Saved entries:
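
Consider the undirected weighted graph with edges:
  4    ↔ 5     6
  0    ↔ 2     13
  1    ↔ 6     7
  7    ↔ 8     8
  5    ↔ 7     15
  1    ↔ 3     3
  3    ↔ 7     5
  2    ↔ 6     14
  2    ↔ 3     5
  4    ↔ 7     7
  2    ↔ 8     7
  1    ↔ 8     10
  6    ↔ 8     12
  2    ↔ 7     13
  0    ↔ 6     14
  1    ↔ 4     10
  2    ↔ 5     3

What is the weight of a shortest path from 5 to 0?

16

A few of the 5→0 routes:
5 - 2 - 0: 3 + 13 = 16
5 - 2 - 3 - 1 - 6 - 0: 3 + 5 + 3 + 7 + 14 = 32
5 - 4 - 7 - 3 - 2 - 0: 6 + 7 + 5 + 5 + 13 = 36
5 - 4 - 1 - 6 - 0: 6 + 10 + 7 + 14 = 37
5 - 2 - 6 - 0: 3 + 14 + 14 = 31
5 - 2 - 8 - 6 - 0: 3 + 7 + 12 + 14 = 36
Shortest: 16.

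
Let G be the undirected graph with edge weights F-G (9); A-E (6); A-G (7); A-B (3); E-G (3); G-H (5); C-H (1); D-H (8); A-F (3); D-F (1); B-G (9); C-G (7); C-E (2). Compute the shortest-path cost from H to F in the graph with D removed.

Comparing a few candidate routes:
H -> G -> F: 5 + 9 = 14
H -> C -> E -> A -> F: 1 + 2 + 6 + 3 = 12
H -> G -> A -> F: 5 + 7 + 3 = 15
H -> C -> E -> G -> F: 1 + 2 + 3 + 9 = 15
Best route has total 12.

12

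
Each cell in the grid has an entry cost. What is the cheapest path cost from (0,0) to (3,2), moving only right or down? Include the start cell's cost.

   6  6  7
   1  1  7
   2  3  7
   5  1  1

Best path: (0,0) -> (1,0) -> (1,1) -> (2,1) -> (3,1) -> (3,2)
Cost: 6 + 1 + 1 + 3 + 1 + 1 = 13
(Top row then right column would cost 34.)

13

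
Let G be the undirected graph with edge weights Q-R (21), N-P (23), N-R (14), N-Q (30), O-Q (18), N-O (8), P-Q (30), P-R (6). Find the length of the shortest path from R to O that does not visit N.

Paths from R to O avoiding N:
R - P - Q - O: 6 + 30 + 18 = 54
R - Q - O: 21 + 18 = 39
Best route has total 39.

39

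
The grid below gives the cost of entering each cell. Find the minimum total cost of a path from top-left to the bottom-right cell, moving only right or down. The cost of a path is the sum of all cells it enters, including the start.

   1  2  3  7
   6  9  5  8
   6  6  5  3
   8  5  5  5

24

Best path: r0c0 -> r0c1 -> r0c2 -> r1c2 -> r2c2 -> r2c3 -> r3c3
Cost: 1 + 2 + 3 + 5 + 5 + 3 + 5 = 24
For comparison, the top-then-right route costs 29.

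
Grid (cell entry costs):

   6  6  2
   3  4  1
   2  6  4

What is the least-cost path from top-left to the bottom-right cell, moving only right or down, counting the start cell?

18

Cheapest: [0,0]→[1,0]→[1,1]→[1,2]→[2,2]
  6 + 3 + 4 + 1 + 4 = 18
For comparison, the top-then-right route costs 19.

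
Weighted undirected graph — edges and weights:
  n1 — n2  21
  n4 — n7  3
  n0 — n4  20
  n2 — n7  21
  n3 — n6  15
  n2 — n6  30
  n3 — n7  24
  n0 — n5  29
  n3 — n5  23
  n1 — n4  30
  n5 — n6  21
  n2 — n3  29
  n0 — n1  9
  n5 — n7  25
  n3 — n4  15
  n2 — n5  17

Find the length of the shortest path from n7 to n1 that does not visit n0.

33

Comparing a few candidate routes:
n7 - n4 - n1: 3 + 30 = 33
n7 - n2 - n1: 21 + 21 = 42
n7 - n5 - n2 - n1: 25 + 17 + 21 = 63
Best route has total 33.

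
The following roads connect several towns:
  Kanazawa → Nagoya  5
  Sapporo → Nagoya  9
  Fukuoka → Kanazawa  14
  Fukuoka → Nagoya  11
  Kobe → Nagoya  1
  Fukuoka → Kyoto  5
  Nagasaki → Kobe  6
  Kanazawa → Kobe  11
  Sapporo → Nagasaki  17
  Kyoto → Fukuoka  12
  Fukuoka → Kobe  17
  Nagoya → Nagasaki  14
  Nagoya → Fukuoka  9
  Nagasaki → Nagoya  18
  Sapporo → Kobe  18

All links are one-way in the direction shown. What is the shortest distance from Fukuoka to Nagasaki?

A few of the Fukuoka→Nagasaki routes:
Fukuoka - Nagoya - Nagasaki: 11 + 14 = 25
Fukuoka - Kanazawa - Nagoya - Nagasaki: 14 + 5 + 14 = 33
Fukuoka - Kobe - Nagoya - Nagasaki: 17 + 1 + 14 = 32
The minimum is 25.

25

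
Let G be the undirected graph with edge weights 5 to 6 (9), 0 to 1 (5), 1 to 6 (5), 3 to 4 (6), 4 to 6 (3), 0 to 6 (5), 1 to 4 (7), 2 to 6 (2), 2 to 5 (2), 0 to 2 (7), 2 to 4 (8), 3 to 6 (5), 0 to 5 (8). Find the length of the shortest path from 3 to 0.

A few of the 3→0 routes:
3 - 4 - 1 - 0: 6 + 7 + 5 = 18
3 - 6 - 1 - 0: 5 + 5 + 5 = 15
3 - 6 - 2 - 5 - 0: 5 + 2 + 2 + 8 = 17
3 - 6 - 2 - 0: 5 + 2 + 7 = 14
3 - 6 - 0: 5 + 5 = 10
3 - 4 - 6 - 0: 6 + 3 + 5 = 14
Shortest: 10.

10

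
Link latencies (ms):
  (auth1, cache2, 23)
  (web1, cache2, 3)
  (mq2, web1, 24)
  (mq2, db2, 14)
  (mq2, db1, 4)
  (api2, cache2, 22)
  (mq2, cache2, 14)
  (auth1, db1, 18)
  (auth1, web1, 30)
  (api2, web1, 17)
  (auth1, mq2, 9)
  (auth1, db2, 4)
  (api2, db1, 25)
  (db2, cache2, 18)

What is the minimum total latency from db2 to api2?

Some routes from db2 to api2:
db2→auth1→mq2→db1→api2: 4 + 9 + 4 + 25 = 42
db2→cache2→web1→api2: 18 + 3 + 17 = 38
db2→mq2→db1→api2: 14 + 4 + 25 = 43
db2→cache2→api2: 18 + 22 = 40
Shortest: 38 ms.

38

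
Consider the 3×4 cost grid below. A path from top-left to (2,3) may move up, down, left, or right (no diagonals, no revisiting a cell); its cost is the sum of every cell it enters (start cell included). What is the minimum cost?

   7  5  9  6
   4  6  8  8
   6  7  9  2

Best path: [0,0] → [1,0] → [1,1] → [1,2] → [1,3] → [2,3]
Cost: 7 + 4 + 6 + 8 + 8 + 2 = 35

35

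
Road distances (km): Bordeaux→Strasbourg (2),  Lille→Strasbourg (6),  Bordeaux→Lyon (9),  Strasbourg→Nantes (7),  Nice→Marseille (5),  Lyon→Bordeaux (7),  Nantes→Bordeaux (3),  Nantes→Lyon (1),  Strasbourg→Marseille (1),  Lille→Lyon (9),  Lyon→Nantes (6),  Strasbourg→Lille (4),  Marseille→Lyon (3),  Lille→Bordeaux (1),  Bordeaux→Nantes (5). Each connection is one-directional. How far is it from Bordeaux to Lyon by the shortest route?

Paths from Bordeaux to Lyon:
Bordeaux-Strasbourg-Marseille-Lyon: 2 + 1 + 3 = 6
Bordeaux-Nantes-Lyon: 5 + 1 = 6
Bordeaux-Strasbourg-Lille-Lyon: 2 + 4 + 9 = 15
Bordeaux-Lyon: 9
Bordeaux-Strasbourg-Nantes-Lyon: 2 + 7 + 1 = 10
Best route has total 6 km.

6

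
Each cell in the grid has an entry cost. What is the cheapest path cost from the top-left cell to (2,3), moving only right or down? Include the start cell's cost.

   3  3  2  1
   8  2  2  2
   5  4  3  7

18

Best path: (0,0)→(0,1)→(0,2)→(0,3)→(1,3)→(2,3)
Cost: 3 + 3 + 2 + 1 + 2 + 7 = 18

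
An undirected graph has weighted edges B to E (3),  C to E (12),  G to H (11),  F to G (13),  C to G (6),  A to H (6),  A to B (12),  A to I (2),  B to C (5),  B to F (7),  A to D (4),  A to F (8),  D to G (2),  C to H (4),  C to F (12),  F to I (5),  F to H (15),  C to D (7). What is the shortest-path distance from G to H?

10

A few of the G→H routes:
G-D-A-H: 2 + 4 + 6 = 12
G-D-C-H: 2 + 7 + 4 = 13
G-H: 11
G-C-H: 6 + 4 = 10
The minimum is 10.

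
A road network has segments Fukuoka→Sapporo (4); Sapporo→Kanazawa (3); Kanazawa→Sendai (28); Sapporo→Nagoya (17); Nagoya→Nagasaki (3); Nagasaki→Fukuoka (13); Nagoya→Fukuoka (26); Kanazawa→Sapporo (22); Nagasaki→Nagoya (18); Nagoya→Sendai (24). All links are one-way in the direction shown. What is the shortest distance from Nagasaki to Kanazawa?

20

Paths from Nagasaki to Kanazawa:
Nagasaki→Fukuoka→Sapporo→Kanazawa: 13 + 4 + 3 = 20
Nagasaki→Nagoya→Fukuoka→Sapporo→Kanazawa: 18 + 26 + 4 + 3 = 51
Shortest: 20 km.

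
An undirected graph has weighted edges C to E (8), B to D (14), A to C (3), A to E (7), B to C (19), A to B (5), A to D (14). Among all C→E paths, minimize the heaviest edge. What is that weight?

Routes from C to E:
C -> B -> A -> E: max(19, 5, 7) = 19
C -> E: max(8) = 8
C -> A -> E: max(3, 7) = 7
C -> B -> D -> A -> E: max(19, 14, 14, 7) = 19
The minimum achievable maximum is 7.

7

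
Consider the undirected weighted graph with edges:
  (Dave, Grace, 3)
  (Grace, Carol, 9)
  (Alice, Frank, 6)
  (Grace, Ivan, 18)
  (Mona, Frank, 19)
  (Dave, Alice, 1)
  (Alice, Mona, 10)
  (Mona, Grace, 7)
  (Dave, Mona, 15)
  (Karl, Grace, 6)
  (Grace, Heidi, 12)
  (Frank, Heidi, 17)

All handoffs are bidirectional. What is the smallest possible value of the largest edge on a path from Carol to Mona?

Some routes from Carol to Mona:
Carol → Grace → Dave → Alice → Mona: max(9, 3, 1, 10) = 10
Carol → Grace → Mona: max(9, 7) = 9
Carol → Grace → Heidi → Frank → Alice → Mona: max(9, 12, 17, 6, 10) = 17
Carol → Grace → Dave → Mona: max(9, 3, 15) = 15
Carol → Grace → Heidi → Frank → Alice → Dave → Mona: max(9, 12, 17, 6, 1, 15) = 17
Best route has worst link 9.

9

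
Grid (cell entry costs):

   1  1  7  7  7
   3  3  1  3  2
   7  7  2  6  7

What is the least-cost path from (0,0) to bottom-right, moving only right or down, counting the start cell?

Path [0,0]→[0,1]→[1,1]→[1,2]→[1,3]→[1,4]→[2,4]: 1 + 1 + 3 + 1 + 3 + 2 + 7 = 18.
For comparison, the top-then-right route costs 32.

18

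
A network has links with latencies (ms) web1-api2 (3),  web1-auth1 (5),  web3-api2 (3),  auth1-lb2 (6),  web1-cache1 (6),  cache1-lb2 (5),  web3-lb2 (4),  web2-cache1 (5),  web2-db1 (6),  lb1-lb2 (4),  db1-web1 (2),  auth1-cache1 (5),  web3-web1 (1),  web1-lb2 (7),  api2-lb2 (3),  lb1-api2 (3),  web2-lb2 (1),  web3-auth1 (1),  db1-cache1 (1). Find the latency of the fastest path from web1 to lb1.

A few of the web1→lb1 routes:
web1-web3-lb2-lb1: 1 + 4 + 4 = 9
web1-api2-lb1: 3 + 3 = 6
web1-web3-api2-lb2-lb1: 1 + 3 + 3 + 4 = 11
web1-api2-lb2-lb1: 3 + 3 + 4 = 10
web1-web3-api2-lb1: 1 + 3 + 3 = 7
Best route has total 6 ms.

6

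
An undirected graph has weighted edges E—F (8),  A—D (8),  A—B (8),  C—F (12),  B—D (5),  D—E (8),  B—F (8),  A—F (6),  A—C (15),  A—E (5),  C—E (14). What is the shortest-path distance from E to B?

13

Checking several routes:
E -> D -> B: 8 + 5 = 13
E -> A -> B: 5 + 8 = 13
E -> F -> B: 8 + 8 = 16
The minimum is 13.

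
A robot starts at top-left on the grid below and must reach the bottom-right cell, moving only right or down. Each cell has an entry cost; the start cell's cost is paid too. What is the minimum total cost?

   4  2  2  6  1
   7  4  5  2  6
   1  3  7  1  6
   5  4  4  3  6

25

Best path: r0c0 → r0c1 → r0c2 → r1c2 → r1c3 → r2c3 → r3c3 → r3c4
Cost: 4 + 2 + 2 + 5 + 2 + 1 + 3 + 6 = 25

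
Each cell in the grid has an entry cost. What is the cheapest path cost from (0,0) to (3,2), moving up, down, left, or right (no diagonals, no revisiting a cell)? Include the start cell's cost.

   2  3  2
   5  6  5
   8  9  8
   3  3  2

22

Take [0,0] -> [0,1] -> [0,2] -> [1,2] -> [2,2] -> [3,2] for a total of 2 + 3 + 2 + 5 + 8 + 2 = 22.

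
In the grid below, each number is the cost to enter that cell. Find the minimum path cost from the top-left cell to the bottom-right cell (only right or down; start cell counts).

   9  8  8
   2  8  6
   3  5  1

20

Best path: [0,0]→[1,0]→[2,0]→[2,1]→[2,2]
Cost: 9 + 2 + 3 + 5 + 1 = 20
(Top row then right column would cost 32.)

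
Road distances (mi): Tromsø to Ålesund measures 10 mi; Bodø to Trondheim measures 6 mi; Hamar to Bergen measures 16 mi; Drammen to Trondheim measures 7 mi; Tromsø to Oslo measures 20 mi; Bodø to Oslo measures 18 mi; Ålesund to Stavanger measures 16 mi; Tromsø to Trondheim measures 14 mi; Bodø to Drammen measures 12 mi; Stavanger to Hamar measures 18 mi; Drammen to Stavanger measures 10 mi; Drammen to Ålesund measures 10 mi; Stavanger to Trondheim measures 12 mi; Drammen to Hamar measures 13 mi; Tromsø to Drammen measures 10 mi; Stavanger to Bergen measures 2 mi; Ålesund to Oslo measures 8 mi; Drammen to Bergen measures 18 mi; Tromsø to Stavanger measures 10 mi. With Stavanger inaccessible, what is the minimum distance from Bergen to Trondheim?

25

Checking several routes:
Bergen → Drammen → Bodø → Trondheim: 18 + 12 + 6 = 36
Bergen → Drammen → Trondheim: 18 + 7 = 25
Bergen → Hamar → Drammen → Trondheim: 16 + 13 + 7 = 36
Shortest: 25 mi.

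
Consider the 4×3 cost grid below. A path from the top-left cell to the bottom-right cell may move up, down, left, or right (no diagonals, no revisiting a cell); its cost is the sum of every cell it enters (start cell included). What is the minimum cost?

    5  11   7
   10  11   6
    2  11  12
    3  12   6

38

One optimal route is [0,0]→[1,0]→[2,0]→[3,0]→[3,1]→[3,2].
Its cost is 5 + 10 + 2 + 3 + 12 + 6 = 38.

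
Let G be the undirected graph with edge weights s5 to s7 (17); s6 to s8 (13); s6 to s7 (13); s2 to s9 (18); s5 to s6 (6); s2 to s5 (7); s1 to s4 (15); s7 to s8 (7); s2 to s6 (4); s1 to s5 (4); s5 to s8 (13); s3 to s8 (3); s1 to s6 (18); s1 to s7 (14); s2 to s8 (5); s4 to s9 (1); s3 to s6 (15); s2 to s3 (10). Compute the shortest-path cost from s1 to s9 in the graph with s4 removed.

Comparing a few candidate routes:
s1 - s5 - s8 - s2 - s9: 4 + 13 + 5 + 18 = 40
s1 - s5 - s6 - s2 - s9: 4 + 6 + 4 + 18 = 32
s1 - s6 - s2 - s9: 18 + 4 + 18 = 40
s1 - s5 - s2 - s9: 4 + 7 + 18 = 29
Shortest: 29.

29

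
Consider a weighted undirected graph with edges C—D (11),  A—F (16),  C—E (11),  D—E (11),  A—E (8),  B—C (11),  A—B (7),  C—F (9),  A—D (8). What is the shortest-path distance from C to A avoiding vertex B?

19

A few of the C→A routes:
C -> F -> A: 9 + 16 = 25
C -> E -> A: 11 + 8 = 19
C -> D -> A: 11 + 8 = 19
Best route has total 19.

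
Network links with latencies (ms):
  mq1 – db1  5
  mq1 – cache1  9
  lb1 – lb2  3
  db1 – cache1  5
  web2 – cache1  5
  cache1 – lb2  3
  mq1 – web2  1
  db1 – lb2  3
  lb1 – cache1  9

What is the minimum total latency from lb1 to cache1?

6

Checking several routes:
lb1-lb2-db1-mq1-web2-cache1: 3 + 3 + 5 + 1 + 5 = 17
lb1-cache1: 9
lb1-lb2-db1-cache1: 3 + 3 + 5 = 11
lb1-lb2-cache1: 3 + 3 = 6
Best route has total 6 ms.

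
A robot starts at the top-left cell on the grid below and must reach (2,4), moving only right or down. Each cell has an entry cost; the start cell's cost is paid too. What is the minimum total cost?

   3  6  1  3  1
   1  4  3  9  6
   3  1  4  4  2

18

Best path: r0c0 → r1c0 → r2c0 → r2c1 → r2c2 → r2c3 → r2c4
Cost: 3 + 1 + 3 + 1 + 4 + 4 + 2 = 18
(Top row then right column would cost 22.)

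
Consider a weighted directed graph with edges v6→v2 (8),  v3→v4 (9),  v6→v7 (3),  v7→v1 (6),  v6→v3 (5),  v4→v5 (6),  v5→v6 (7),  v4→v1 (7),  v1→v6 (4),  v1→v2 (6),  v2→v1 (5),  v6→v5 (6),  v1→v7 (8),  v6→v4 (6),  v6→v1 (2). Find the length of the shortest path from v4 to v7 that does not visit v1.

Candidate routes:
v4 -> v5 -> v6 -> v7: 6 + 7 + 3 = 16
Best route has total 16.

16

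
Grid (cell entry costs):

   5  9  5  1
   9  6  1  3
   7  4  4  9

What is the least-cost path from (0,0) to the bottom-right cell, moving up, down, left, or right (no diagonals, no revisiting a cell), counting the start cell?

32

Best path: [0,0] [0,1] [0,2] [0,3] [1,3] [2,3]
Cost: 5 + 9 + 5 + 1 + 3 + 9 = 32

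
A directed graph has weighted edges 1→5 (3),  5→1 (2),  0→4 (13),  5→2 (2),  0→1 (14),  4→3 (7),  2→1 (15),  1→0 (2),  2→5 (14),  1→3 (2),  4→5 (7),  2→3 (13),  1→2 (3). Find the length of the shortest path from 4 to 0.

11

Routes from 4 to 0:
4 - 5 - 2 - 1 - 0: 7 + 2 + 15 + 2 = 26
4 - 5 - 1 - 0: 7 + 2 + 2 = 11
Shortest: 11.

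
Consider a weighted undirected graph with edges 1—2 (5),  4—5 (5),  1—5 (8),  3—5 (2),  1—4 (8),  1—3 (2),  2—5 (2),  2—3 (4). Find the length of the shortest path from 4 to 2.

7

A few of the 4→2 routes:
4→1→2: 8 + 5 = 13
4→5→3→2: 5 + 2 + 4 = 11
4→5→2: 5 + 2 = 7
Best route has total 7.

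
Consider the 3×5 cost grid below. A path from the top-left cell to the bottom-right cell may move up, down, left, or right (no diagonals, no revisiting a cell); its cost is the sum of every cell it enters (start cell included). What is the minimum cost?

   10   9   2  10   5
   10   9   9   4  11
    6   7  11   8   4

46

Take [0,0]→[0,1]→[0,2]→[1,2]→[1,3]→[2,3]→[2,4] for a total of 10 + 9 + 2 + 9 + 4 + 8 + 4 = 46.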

**REQUIRED ACTION**
Check the entries above line by line and return each one containing the word "reach".

**EXERCISE RESULT**
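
A robot starts at top-left on the grid below and must reach the bottom-right cell, moving only right or down. Each cell has an entry cost; the start cell's cost is paid too. What is the minimum total cost?
A robot starts at the top-left cell on the grid below and must reach (2,4), moving only right or down. Each cell has an entry cost; the start cell's cost is paid too. What is the minimum total cost?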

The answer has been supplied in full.